**Exercise requirements**
Please report how many lines of the listing contain the string "function", giving the number only.

___

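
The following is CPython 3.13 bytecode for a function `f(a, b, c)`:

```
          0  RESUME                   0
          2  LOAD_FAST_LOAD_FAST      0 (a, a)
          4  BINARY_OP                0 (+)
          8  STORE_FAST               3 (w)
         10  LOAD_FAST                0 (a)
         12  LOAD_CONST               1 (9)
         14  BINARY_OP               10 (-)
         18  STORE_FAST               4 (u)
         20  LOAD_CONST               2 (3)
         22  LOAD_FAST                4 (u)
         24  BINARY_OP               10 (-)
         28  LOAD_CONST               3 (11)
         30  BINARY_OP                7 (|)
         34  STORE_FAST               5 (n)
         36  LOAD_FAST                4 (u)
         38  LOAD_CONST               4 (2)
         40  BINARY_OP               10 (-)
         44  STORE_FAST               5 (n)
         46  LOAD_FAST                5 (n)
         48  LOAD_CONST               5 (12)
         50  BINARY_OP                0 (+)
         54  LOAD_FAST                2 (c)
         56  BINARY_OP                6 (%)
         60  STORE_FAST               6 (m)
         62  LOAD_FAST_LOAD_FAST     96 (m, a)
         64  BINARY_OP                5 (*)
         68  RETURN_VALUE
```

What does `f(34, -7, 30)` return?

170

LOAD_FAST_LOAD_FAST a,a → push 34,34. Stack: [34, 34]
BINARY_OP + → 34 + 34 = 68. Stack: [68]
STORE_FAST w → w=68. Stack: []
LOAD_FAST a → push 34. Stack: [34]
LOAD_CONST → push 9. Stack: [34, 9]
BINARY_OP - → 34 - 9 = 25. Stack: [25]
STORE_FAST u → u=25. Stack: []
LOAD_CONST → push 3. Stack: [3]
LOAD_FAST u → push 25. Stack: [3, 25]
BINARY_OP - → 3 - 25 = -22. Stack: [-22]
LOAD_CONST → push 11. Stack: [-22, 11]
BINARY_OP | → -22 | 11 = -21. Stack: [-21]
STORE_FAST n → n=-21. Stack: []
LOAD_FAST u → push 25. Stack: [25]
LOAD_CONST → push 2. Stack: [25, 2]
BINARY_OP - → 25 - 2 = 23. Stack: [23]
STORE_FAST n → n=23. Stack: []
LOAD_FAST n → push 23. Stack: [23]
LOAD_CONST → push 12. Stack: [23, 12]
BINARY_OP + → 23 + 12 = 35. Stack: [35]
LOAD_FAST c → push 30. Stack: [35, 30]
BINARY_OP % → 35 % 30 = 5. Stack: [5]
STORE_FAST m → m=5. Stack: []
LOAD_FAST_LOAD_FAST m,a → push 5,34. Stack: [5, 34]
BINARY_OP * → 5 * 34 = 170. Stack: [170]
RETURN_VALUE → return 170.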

___

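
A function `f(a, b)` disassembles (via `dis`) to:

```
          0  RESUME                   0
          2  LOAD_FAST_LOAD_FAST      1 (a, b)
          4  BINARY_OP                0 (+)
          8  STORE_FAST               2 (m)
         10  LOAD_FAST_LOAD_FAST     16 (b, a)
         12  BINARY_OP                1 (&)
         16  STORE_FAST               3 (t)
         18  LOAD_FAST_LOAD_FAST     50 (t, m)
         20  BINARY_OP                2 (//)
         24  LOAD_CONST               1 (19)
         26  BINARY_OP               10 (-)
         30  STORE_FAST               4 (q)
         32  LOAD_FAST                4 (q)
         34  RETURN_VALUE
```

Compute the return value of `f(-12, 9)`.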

___

**Response to this exercise**
2